■ WHAT YOU NEED TO DO ■
Check every line of the entries for the string "points" and return the ones that contain it.

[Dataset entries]

══════════════════════════════

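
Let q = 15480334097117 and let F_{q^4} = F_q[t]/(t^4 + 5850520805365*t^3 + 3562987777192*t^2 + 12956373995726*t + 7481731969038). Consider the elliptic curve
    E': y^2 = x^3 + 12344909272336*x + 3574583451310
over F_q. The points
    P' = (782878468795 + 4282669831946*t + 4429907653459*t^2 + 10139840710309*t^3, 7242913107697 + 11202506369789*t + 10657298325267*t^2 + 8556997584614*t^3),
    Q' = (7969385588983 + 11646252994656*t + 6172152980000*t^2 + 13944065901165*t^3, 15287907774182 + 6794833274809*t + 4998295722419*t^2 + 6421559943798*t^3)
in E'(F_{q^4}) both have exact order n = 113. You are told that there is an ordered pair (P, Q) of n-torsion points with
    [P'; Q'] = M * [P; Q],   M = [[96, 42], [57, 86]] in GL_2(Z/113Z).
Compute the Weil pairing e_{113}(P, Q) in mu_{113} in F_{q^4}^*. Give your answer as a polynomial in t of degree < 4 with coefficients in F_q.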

══════════════════════════════

■ TASK RESPONSE ■
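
over F_q. The points
in E'(F_{q^4}) both have exact order n = 113. You are told that there is an ordered pair (P, Q) of n-torsion points with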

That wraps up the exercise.